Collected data
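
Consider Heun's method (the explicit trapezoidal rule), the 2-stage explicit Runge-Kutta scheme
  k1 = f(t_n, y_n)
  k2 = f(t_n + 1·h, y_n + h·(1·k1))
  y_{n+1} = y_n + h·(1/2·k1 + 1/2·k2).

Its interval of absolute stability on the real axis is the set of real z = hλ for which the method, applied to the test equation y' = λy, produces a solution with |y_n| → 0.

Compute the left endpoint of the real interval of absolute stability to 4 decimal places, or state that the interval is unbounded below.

Test eqn y'=λy, z=hλ:
  order 2, 2-stage ⇒ R(z)=1+z+z^2/2
  (e.g. R(-1.63)=0.69845, |R|=0.69845)

Boundary: |R(x)|=1, x<0.
x=-1.63: |R|=0.6985
|R(-2.35)|=1.4113 |R(-1.87)|=0.8785 |R(-0.94)|=0.5018
Bisect:
  x_lo=-2.7449 |R|=2.0223  x_hi=-0.2653 |R|=0.7699
  mid=-1.50509 |R|=0.62756 →hi
  mid=-2.12498 |R|=1.13278 →lo
  mid=-1.81503 |R|=0.83214 →hi
  mid=-1.97000 |R|=0.97045 →hi
  mid=-2.04749 |R|=1.04862 →lo
  mid=-2.00875 |R|=1.00878 →lo
  mid=-1.98938 |R|=0.98943 →hi
  mid=-1.99906 |R|=0.99906 →hi
  mid=-2.00390 |R|=1.00391 →lo
  ...
  [-2.00012,-1.99997] ⇒ x*=-2.0000
Interval (-2.0000, 0).

left endpoint -2.0000.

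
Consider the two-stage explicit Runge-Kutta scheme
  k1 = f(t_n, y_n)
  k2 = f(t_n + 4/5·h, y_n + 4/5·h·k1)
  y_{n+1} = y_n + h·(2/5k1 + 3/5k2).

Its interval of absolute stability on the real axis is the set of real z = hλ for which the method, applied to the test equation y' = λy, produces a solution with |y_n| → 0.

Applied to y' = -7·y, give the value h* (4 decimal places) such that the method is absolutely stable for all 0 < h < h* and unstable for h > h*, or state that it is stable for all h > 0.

(-2.0833,0); λ=-7 ⇒ h* = (25/12)/7 = 0.2976.

Test eqn y'=λy, z=hλ:
  k1=λy_n ⇒ h·k1=z·y_n;  k2=λ(1+4/5z)y_n ⇒ h·k2=z(1+4/5z)y_n
  y_{n+1}/y_n = 1 + 2/5z + 3/5z(1+4/5z) = 1 + z + 12/25z²
  Hence R(z) = 1 + z + 12/25z².

Solve |R(x)|<1 on ℝ⁻.
x=-1.63: |R|=0.6453
R=1: x+12/25x²=0 ⇒ x=−25/12=-2.0833; min R=1−1/(4·12/25)=0.4792>−1
Confirm numerically:
  x=-1.984: |R|=0.90540 <1
  x=-1.760: |R|=0.72685 <1
  x=-0.859: |R|=0.49518 <1
  x=-2.491: |R|=1.48744 >1
  x=-2.339: |R|=1.28704 >1
Interval (-2.0833, 0).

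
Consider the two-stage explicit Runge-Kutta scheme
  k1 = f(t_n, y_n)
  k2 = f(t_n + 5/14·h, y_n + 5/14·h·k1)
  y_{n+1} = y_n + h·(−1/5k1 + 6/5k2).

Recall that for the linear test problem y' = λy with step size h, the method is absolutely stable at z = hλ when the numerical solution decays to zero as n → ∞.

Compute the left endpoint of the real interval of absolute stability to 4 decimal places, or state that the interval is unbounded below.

z* = -2.3333.

With y'=λy (z=hλ):
  k1=λy_n ⇒ h·k1=z·y_n;  k2=λ(1+5/14z)y_n ⇒ h·k2=z(1+5/14z)y_n
  y_{n+1}/y_n = 1 − 1/5z + 6/5z(1+5/14z) = 1 + z + 3/7z²
  ⇒ R(z) = 1 + z + 3/7z².

Boundary: |R(x)|=1, x<0.
x=-1.49: |R|=0.4615
R=1: x+3/7x²=0 ⇒ x=−7/3=-2.3333; min R=1−1/(4·3/7)=0.4167>−1
Confirm numerically:
  x=-2.308: |R|=0.97494 <1
  x=-1.677: |R|=0.52828 <1
  x=-1.572: |R|=0.48708 <1
  x=-1.191: |R|=0.41692 <1
  x=-2.850: |R|=1.63107 >1
  x=-2.614: |R|=1.31443 >1
So |R|<1 on (-2.3333, 0).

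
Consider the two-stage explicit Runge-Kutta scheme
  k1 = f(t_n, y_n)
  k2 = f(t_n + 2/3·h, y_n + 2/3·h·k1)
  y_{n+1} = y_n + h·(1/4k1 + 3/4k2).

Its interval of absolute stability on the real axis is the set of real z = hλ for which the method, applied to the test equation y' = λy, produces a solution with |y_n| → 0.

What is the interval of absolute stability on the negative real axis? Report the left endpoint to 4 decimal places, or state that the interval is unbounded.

(-2.0000, 0).

Test eqn y'=λy, z=hλ:
  k1=λy_n ⇒ h·k1=z·y_n;  k2=λ(1+2/3z)y_n ⇒ h·k2=z(1+2/3z)y_n
  y_{n+1}/y_n = 1 + 1/4z + 3/4z(1+2/3z) = 1 + z + 1/2z²
  Hence R(z) = 1 + z + 1/2z².

Find x<0 with |R(x)|<1.
x=-0.6: |R|=0.5800
R=1: x+1/2x²=0 ⇒ x=−2=-2.0000; min R=1−1/(4·1/2)=0.5000>−1
Confirm numerically:
  x=-1.645: |R|=0.70801 <1
  x=-1.583: |R|=0.66994 <1
  x=-1.494: |R|=0.62202 <1
  x=-2.368: |R|=1.43571 >1
  x=-2.246: |R|=1.27626 >1
Interval (-2.0000, 0).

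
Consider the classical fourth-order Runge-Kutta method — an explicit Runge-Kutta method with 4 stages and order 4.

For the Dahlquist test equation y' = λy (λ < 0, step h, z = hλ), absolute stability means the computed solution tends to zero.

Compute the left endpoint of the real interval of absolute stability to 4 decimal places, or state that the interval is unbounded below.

left endpoint -2.7853.

On y'=λy, z=hλ:
  order 4, 4-stage ⇒ R(z)=1+z+z^2/2+z^3/6+z^4/24
  (e.g. R(-1.67)=0.27229, |R|=0.27229)

Need |R(x)|<1, x<0.
x=-1.67: |R|=0.2723
|R(-2.24)|=0.4446 |R(-1.68)|=0.2728 |R(-0.54)|=0.5831
Bisect:
  x_lo=-3.6557 |R|=3.3254  x_hi=-0.0680 |R|=0.9343
  mid=-1.86184 |R|=0.29640 →hi
  mid=-2.75876 |R|=0.96072 →hi
  mid=-3.20722 |R|=1.84615 →lo
  mid=-2.98299 |R|=1.34133 →lo
  mid=-2.87087 |R|=1.13688 →lo
  mid=-2.81481 |R|=1.04543 →lo
  mid=-2.78679 |R|=1.00225 →lo
  mid=-2.77277 |R|=0.98128 →hi
  ...
  [-2.78547,-2.78525] ⇒ x*=-2.7853
Stable set (-2.7853, 0).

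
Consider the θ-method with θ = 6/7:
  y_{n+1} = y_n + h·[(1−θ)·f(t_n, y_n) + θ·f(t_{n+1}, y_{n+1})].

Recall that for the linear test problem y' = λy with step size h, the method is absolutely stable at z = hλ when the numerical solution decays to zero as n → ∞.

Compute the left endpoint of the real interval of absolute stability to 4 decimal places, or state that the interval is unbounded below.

With y'=λy (z=hλ):
  y_{n+1} = y_n + z·[1/7·y_n + 6/7·y_{n+1}] ⇒ (1 − 6/7z)y_{n+1} = (1 + 1/7z)y_n
  ⇒ R(z) = (1 + 1/7z)/(1 − 6/7z).

Need |R(x)|<1, x<0.
x=-1.78: |R|=0.2952
x=-2: |R|=0.2632
x=-10: |R|=0.0448
x=-100: |R|=0.1532
θ=6/7≥1/2 ⇒ |1+1/7x|<|1−6/7x| ∀x<0 ⇒ interval (−∞,0).

interval (−∞, 0).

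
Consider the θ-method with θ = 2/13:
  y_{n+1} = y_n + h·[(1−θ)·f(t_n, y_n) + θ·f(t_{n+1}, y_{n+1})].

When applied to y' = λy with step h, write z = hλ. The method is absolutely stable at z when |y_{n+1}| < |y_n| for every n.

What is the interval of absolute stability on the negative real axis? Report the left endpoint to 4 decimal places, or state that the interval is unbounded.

Set f=λy, z=hλ:
  y_{n+1} = y_n + z·[11/13·y_n + 2/13·y_{n+1}] ⇒ (1 − 2/13z)y_{n+1} = (1 + 11/13z)y_n
  Hence R(z) = (1 + 11/13z)/(1 − 2/13z).

Boundary: |R(x)|=1, x<0.
x=-1.32: |R|=0.0972
R=−1: 1+11/13x = −1+2/13x ⇒ -9/13x=2 ⇒ x=2/(-9/13)=-2.8889
Confirm numerically:
  x=-2.513: |R|=0.81233 <1
  x=-2.279: |R|=0.68738 <1
  x=-1.810: |R|=0.41576 <1
  x=-1.364: |R|=0.12742 <1
  x=-3.241: |R|=1.16266 >1
  x=-2.929: |R|=1.01914 >1
Stable set (-2.8889, 0).

z∈(-2.8889,0).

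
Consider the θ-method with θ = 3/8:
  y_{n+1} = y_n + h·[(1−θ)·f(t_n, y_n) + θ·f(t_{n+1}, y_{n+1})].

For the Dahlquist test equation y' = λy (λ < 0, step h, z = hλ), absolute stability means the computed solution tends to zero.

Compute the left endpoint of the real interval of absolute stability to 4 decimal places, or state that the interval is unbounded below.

Test eqn y'=λy, z=hλ:
  y_{n+1} = y_n + z·[5/8·y_n + 3/8·y_{n+1}] ⇒ (1 − 3/8z)y_{n+1} = (1 + 5/8z)y_n
  so R(z) = (1 + 5/8z)/(1 − 3/8z).

Solve |R(x)|<1 on ℝ⁻.
x=-0.6: |R|=0.5102
R=−1: 1+5/8x = −1+3/8x ⇒ -1/4x=2 ⇒ x=2/(-1/4)=-8.0000
Confirm numerically:
  x=-4.675: |R|=0.69807 <1
  x=-4.655: |R|=0.69542 <1
  x=-4.408: |R|=0.66152 <1
  x=-4.265: |R|=0.64078 <1
  x=-8.396: |R|=1.02386 >1
  x=-8.319: |R|=1.01936 >1
  x=-8.137: |R|=1.00845 >1
So |R|<1 on (-8.0000, 0).

z* = -8.0000.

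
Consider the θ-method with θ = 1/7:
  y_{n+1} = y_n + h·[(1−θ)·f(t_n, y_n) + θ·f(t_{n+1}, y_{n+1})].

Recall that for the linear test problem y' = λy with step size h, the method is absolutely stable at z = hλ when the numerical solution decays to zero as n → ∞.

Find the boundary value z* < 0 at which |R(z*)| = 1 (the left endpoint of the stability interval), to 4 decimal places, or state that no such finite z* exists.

left endpoint -2.8000.

Test eqn y'=λy, z=hλ:
  y_{n+1} = y_n + z·[6/7·y_n + 1/7·y_{n+1}] ⇒ (1 − 1/7z)y_{n+1} = (1 + 6/7z)y_n
  ⇒ R(z) = (1 + 6/7z)/(1 − 1/7z).

Find x<0 with |R(x)|<1.
x=-1.08: |R|=0.0644
R=−1: 1+6/7x = −1+1/7x ⇒ -5/7x=2 ⇒ x=2/(-5/7)=-2.8000
Confirm numerically:
  x=-2.297: |R|=0.72948 <1
  x=-2.273: |R|=0.71584 <1
  x=-2.004: |R|=0.55797 <1
  x=-1.843: |R|=0.45889 <1
  x=-3.399: |R|=1.28801 >1
  x=-3.099: |R|=1.14803 >1
So |R|<1 on (-2.8000, 0).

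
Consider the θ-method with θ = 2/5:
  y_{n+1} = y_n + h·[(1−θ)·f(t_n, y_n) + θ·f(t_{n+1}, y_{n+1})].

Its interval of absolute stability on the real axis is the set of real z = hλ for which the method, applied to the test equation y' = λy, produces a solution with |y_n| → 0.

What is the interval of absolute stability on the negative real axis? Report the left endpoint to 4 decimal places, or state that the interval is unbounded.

Set f=λy, z=hλ:
  y_{n+1} = y_n + z·[3/5·y_n + 2/5·y_{n+1}] ⇒ (1 − 2/5z)y_{n+1} = (1 + 3/5z)y_n
  R(z) = (1 + 3/5z)/(1 − 2/5z).

Find x<0 with |R(x)|<1.
x=-0.41: |R|=0.6478
R=−1: 1+3/5x = −1+2/5x ⇒ -1/5x=2 ⇒ x=2/(-1/5)=-10.0000
Confirm numerically:
  x=-5.761: |R|=0.74343 <1
  x=-5.745: |R|=0.74196 <1
  x=-5.059: |R|=0.67317 <1
  x=-10.237: |R|=1.00930 >1
  x=-10.086: |R|=1.00342 >1
  x=-10.040: |R|=1.00159 >1
So |R|<1 on (-10.0000, 0).

z∈(-10.0000,0).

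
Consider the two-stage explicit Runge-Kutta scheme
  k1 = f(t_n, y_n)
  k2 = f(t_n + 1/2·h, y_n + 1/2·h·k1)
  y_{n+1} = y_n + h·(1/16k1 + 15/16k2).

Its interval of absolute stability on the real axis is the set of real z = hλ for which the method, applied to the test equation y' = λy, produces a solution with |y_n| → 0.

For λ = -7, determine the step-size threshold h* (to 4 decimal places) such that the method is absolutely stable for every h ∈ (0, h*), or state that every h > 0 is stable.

(-2.1333,0); λ=-7 ⇒ h* = (32/15)/7 = 0.3048.

On y'=λy, z=hλ:
  k1=λy_n ⇒ h·k1=z·y_n;  k2=λ(1+1/2z)y_n ⇒ h·k2=z(1+1/2z)y_n
  y_{n+1}/y_n = 1 + 1/16z + 15/16z(1+1/2z) = 1 + z + 15/32z²
  R(z) = 1 + z + 15/32z².

Need |R(x)|<1, x<0.
x=-1.52: |R|=0.5630
R=1: x+15/32x²=0 ⇒ x=−32/15=-2.1333; min R=1−1/(4·15/32)=0.4667>−1
Confirm numerically:
  x=-1.969: |R|=0.84833 <1
  x=-1.635: |R|=0.61807 <1
  x=-1.256: |R|=0.48347 <1
  x=-2.665: |R|=1.66417 >1
  x=-2.413: |R|=1.31633 >1
  x=-2.305: |R|=1.18548 >1
So |R|<1 on (-2.1333, 0).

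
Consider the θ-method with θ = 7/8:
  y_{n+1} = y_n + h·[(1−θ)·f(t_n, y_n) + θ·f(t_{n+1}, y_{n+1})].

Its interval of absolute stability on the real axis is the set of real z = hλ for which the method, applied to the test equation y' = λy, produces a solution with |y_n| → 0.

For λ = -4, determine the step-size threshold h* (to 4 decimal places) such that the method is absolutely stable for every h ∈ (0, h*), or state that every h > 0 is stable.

Test eqn y'=λy, z=hλ:
  y_{n+1} = y_n + z·[1/8·y_n + 7/8·y_{n+1}] ⇒ (1 − 7/8z)y_{n+1} = (1 + 1/8z)y_n
  ⇒ R(z) = (1 + 1/8z)/(1 − 7/8z).

Boundary: |R(x)|=1, x<0.
x=-0.55: |R|=0.6287
x=-2: |R|=0.2727
x=-10: |R|=0.0256
x=-100: |R|=0.1299
θ=7/8≥1/2 ⇒ |1+1/8x|<|1−7/8x| ∀x<0 ⇒ interval (−∞,0).

interval (−∞, 0). Any h>0 works for λ=-4.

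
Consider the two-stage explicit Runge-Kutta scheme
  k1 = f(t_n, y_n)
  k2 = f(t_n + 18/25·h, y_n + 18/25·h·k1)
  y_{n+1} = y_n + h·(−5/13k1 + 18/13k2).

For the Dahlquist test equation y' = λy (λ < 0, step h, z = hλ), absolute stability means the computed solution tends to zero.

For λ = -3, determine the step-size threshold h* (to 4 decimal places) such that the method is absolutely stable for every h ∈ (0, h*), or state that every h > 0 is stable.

(-1.0031,0); λ=-3 ⇒ h* = (325/324)/3 = 0.3344.

On y'=λy, z=hλ:
  k1=λy_n ⇒ h·k1=z·y_n;  k2=λ(1+18/25z)y_n ⇒ h·k2=z(1+18/25z)y_n
  y_{n+1}/y_n = 1 − 5/13z + 18/13z(1+18/25z) = 1 + z + 324/325z²
  Hence R(z) = 1 + z + 324/325z².

Find x<0 with |R(x)|<1.
x=-0.86: |R|=0.8773
R=1: x+324/325x²=0 ⇒ x=−325/324=-1.0031; min R=1−1/(4·324/325)=0.7492>−1
Confirm numerically:
  x=-0.966: |R|=0.96428 <1
  x=-0.665: |R|=0.77586 <1
  x=-0.450: |R|=0.75188 <1
  x=-1.417: |R|=1.58471 >1
  x=-1.370: |R|=1.50112 >1
  x=-1.066: |R|=1.06686 >1
So |R|<1 on (-1.0031, 0).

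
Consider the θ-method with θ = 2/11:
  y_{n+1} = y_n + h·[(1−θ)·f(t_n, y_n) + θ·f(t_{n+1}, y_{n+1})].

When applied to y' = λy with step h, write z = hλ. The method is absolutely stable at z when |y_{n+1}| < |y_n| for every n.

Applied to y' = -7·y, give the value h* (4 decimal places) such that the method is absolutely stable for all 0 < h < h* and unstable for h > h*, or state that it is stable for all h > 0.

(-3.1429,0); λ=-7 ⇒ h* = (22/7)/7 = 0.4490.

On y'=λy, z=hλ:
  y_{n+1} = y_n + z·[9/11·y_n + 2/11·y_{n+1}] ⇒ (1 − 2/11z)y_{n+1} = (1 + 9/11z)y_n
  so R(z) = (1 + 9/11z)/(1 − 2/11z).

Need |R(x)|<1, x<0.
x=-1.25: |R|=0.0185
R=−1: 1+9/11x = −1+2/11x ⇒ -7/11x=2 ⇒ x=2/(-7/11)=-3.1429
Confirm numerically:
  x=-3.051: |R|=0.96240 <1
  x=-2.053: |R|=0.49497 <1
  x=-2.051: |R|=0.49391 <1
  x=-1.421: |R|=0.12924 <1
  x=-3.709: |R|=1.21517 >1
  x=-3.506: |R|=1.14113 >1
Interval (-3.1429, 0).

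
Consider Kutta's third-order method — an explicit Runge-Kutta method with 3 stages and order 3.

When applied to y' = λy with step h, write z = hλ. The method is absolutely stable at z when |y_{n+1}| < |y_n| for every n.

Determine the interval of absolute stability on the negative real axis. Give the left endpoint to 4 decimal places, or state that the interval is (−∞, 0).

On y'=λy, z=hλ:
  order 3, 3-stage ⇒ R(z)=1+z+z^2/2+z^3/6
  (e.g. R(-1.79)=-0.14384, |R|=0.14384)

Solve |R(x)|<1 on ℝ⁻.
x=-1.79: |R|=0.1438
|R(-1.7)|=0.0738 |R(-1.15)|=0.2578 |R(-0.85)|=0.4089
Bisect:
  x_lo=-3.3822 |R|=3.1109  x_hi=-0.3507 |R|=0.7036
  mid=-1.86645 |R|=0.20830 →hi
  mid=-2.62433 |R|=1.19311 →lo
  mid=-2.24539 |R|=0.61129 →hi
  mid=-2.43486 |R|=0.87645 →hi
  mid=-2.52959 |R|=1.02792 →lo
  mid=-2.48223 |R|=0.95052 →hi
  mid=-2.50591 |R|=0.98880 →hi
  mid=-2.51775 |R|=1.00825 →lo
  mid=-2.51183 |R|=0.99850 →hi
  ...
  [-2.51276,-2.51257] ⇒ x*=-2.5127
Interval (-2.5127, 0).

z∈(-2.5127,0).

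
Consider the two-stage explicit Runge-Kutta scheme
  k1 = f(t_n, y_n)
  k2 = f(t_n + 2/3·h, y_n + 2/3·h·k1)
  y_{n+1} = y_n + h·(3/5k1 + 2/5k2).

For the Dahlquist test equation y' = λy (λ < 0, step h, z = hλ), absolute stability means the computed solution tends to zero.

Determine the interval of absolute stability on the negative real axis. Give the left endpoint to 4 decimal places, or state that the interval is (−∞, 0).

z∈(-3.7500,0).

With y'=λy (z=hλ):
  k1=λy_n ⇒ h·k1=z·y_n;  k2=λ(1+2/3z)y_n ⇒ h·k2=z(1+2/3z)y_n
  y_{n+1}/y_n = 1 + 3/5z + 2/5z(1+2/3z) = 1 + z + 4/15z²
  Hence R(z) = 1 + z + 4/15z².

Need |R(x)|<1, x<0.
x=-1.17: |R|=0.1950
R=1: x+4/15x²=0 ⇒ x=−15/4=-3.7500; min R=1−1/(4·4/15)=0.0625>−1
Confirm numerically:
  x=-3.438: |R|=0.71396 <1
  x=-2.922: |R|=0.35482 <1
  x=-1.714: |R|=0.06941 <1
  x=-4.327: |R|=1.66578 >1
  x=-4.297: |R|=1.62679 >1
So |R|<1 on (-3.7500, 0).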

Try it:
In the data above, copy every line where the string "stages" appears.

Exercise solution:
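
Consider the classical fourth-order Runge-Kutta method — an explicit Runge-Kutta method with 4 stages and order 4.
Consider Kutta's third-order method — an explicit Runge-Kutta method with 3 stages and order 3.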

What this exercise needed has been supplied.